Reproduce all the data verbatim.
───── THE INPUT ─────
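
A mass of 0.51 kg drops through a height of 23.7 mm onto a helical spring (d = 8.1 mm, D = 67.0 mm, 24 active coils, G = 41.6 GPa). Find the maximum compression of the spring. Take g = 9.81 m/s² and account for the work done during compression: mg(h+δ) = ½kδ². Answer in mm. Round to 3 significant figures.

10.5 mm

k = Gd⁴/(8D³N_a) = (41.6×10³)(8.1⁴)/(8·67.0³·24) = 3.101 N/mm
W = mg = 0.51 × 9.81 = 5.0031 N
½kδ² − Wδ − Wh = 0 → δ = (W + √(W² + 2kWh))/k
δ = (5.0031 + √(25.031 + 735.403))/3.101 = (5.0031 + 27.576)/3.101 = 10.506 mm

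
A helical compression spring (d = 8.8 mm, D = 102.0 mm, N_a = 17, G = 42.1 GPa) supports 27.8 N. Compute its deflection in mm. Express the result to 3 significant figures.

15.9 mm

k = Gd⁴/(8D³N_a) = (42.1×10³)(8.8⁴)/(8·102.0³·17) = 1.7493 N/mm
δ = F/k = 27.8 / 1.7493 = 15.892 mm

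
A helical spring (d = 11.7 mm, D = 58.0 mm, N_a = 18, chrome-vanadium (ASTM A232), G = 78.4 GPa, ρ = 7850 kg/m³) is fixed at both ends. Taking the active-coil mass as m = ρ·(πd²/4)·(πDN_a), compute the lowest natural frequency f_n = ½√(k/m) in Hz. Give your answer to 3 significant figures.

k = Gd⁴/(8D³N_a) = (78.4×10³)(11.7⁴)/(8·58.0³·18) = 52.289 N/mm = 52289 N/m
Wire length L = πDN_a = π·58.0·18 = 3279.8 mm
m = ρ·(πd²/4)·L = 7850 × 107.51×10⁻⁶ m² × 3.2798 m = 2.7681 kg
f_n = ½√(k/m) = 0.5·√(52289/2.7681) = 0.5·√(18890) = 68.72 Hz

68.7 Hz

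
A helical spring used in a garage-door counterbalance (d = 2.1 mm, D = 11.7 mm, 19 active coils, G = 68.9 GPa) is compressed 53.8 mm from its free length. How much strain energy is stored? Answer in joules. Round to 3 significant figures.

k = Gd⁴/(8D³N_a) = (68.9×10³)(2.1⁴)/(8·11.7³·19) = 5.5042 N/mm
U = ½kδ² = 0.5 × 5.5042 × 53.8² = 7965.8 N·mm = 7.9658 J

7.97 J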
─────
RESULT OF THIS TASK:
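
A mass of 0.51 kg drops through a height of 23.7 mm onto a helical spring (d = 8.1 mm, D = 67.0 mm, 24 active coils, G = 41.6 GPa). Find the maximum compression of the spring. Take g = 9.81 m/s² and account for the work done during compression: mg(h+δ) = ½kδ². Answer in mm. Round to 3 significant figures.

10.5 mm

k = Gd⁴/(8D³N_a) = (41.6×10³)(8.1⁴)/(8·67.0³·24) = 3.101 N/mm
W = mg = 0.51 × 9.81 = 5.0031 N
½kδ² − Wδ − Wh = 0 → δ = (W + √(W² + 2kWh))/k
δ = (5.0031 + √(25.031 + 735.403))/3.101 = (5.0031 + 27.576)/3.101 = 10.506 mm

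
A helical compression spring (d = 8.8 mm, D = 102.0 mm, N_a = 17, G = 42.1 GPa) supports 27.8 N. Compute its deflection in mm. Express the result to 3 significant figures.

15.9 mm

k = Gd⁴/(8D³N_a) = (42.1×10³)(8.8⁴)/(8·102.0³·17) = 1.7493 N/mm
δ = F/k = 27.8 / 1.7493 = 15.892 mm

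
A helical spring (d = 11.7 mm, D = 58.0 mm, N_a = 18, chrome-vanadium (ASTM A232), G = 78.4 GPa, ρ = 7850 kg/m³) is fixed at both ends. Taking the active-coil mass as m = ρ·(πd²/4)·(πDN_a), compute the lowest natural frequency f_n = ½√(k/m) in Hz. Give your answer to 3 significant figures.

k = Gd⁴/(8D³N_a) = (78.4×10³)(11.7⁴)/(8·58.0³·18) = 52.289 N/mm = 52289 N/m
Wire length L = πDN_a = π·58.0·18 = 3279.8 mm
m = ρ·(πd²/4)·L = 7850 × 107.51×10⁻⁶ m² × 3.2798 m = 2.7681 kg
f_n = ½√(k/m) = 0.5·√(52289/2.7681) = 0.5·√(18890) = 68.72 Hz

68.7 Hz

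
A helical spring used in a garage-door counterbalance (d = 2.1 mm, D = 11.7 mm, 19 active coils, G = 68.9 GPa) is compressed 53.8 mm from its free length. How much strain energy is stored? Answer in joules. Round to 3 significant figures.

k = Gd⁴/(8D³N_a) = (68.9×10³)(2.1⁴)/(8·11.7³·19) = 5.5042 N/mm
U = ½kδ² = 0.5 × 5.5042 × 53.8² = 7965.8 N·mm = 7.9658 J

7.97 J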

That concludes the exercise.